*WHAT IS NEEDED*:
Below this line is the material. Write out only its lines from the one containing "Let C(a) = a." through the one containing "Answer: -8143/3 ≈ -2714.3", both kept, exactly.
☆ ☆ ☆
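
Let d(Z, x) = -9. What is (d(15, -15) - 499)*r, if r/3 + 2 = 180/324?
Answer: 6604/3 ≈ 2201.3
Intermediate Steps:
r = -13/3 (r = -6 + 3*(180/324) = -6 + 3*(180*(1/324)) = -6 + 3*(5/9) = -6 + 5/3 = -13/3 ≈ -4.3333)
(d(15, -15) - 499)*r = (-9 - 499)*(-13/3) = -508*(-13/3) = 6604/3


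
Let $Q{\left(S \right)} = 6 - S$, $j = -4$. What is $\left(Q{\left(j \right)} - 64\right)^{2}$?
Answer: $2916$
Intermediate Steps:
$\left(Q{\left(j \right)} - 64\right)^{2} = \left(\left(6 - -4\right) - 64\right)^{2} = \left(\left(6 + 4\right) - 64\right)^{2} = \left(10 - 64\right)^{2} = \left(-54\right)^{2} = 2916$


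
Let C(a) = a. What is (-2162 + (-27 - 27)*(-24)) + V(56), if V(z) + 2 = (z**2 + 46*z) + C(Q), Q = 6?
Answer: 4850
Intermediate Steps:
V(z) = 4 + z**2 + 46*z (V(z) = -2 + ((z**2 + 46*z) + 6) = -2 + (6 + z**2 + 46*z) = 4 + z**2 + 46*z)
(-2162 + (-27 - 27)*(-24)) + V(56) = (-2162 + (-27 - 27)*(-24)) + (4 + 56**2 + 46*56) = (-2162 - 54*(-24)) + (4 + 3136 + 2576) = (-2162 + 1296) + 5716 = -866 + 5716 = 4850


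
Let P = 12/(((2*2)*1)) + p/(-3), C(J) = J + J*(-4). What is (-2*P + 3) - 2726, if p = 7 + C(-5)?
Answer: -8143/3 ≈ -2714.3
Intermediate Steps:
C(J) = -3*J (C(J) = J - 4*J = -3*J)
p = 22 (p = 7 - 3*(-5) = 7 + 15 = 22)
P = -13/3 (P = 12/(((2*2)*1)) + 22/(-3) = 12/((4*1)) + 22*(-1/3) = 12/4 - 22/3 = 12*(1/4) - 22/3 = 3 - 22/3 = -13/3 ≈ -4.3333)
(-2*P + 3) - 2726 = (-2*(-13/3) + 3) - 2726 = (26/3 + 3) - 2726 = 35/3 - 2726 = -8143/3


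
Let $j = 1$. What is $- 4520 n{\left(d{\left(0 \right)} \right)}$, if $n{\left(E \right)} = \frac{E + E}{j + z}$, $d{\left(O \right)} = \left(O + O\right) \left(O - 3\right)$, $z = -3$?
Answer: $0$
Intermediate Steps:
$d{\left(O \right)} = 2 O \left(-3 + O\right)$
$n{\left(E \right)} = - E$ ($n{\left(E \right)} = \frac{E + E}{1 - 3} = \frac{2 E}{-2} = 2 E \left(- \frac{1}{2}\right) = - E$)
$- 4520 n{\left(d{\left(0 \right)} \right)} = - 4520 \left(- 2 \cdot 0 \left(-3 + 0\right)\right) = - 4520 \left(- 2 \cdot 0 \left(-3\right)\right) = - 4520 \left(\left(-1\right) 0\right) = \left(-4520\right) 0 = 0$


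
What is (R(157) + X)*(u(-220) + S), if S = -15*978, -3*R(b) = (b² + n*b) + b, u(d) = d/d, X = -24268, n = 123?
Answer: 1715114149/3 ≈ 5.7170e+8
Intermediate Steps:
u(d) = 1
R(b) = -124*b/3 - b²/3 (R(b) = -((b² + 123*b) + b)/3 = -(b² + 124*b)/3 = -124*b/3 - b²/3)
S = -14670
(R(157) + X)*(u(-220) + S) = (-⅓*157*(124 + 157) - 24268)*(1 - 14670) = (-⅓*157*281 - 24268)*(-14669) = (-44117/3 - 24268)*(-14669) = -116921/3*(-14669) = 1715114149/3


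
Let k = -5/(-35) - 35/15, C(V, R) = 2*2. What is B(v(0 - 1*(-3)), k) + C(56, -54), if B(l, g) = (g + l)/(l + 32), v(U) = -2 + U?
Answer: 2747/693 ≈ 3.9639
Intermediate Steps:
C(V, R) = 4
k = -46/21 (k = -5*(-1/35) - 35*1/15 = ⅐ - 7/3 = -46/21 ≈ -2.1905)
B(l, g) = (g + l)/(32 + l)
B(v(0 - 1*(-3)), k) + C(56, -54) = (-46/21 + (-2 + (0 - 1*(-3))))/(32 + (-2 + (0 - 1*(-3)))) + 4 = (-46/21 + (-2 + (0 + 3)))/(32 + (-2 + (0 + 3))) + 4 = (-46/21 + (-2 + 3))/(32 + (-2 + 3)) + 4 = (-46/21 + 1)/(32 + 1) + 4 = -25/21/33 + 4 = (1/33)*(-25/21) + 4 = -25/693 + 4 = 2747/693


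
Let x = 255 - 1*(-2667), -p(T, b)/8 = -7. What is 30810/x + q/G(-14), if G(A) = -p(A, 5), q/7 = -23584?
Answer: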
☆ ☆ ☆
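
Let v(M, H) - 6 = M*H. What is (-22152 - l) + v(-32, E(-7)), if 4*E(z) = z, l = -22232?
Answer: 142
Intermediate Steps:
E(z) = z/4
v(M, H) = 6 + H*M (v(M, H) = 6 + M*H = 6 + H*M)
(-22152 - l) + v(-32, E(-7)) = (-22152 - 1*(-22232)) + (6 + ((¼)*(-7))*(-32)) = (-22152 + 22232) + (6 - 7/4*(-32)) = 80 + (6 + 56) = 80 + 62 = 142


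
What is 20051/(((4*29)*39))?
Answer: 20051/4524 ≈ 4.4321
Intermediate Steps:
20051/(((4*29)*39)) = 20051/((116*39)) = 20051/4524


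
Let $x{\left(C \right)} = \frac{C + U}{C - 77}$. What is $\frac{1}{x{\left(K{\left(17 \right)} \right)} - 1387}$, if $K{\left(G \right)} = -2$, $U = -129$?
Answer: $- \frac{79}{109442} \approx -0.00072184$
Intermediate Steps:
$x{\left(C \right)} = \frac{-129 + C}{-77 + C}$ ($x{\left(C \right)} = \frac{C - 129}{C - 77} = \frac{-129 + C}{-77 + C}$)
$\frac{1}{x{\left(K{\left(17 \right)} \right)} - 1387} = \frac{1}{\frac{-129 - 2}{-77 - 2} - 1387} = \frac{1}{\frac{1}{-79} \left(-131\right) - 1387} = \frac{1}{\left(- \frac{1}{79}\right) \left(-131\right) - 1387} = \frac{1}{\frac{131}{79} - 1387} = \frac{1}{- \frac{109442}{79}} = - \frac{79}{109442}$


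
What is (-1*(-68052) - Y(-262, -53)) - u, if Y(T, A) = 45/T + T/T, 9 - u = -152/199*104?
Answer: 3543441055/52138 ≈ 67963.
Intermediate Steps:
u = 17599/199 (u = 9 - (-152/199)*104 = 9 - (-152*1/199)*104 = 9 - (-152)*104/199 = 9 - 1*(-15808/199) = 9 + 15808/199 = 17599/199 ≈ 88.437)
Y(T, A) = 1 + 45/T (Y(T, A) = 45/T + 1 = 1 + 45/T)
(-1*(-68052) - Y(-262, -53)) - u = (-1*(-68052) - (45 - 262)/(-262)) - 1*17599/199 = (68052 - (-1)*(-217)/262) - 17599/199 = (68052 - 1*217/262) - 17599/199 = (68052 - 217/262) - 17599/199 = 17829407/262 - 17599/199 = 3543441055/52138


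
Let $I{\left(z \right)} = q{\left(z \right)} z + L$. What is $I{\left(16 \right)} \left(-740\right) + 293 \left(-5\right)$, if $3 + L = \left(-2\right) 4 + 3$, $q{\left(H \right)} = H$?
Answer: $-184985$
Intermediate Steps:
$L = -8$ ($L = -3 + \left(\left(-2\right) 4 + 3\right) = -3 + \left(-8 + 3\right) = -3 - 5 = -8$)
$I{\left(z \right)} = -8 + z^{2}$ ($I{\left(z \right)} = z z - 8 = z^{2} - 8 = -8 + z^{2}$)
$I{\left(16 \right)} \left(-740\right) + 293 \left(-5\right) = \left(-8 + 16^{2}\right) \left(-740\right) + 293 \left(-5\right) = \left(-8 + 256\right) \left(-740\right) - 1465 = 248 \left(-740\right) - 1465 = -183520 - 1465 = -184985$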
☆ ☆ ☆
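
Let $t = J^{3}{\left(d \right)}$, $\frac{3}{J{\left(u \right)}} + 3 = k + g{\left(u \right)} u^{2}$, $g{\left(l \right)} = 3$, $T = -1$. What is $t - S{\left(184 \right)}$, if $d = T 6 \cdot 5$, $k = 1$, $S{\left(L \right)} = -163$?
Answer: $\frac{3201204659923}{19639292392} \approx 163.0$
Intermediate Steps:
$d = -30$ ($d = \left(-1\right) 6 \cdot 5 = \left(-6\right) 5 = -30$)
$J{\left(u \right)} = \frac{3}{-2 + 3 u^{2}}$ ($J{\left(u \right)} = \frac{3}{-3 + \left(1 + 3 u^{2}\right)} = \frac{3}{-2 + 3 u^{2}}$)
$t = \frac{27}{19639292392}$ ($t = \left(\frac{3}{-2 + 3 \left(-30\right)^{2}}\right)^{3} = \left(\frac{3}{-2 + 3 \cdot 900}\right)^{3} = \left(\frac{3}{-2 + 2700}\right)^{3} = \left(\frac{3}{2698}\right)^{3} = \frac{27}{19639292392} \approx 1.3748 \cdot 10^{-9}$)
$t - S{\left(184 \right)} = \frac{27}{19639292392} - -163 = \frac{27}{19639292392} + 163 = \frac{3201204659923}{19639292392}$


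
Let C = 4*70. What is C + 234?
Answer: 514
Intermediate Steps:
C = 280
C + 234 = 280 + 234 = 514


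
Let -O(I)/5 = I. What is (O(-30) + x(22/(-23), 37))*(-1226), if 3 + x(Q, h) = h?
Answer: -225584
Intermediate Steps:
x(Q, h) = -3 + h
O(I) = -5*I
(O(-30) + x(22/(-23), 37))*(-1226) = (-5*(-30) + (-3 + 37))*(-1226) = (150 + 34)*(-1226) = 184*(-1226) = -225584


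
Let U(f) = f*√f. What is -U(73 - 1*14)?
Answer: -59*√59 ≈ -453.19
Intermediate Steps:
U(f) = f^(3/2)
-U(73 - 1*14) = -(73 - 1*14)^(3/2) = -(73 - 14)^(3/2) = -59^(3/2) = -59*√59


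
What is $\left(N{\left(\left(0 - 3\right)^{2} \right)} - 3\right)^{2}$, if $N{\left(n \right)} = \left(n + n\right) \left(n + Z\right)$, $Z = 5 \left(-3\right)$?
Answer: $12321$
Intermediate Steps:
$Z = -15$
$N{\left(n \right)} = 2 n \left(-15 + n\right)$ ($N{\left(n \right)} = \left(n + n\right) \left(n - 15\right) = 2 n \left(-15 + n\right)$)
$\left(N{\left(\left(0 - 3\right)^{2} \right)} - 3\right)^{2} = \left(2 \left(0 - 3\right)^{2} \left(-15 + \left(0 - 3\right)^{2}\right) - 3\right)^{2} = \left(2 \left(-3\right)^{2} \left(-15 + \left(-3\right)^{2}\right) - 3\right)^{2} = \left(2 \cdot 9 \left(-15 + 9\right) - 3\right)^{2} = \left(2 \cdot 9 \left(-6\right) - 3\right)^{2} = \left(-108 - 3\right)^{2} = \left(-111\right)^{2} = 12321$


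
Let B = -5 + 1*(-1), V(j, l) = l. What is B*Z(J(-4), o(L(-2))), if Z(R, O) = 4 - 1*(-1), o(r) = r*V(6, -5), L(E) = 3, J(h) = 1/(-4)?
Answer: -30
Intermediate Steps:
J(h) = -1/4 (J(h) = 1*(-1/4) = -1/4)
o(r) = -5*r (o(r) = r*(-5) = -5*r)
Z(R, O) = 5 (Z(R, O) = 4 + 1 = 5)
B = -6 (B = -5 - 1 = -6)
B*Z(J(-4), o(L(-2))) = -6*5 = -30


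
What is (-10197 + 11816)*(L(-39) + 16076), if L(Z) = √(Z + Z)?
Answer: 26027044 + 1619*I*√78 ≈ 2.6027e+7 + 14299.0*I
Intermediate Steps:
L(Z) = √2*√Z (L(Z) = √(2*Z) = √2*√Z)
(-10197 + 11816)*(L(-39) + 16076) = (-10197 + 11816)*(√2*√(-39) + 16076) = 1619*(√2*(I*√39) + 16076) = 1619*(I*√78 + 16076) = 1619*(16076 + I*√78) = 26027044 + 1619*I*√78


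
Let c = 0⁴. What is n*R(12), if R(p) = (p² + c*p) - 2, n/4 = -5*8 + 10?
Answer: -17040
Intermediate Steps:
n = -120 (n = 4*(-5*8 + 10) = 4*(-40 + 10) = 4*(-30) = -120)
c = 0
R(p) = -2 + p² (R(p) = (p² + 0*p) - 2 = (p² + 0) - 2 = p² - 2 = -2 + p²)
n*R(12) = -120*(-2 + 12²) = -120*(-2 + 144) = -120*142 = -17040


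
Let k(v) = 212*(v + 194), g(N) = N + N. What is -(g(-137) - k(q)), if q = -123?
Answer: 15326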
☆ ☆ ☆
*WRITTEN SOLUTION*:
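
Let C(a) = a. What is (-2162 + (-27 - 27)*(-24)) + V(56), if V(z) + 2 = (z**2 + 46*z) + C(Q), Q = 6?
Answer: 4850
Intermediate Steps:
V(z) = 4 + z**2 + 46*z (V(z) = -2 + ((z**2 + 46*z) + 6) = -2 + (6 + z**2 + 46*z) = 4 + z**2 + 46*z)
(-2162 + (-27 - 27)*(-24)) + V(56) = (-2162 + (-27 - 27)*(-24)) + (4 + 56**2 + 46*56) = (-2162 - 54*(-24)) + (4 + 3136 + 2576) = (-2162 + 1296) + 5716 = -866 + 5716 = 4850


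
Let P = 12/(((2*2)*1)) + p/(-3), C(J) = J + J*(-4). What is (-2*P + 3) - 2726, if p = 7 + C(-5)?
Answer: -8143/3 ≈ -2714.3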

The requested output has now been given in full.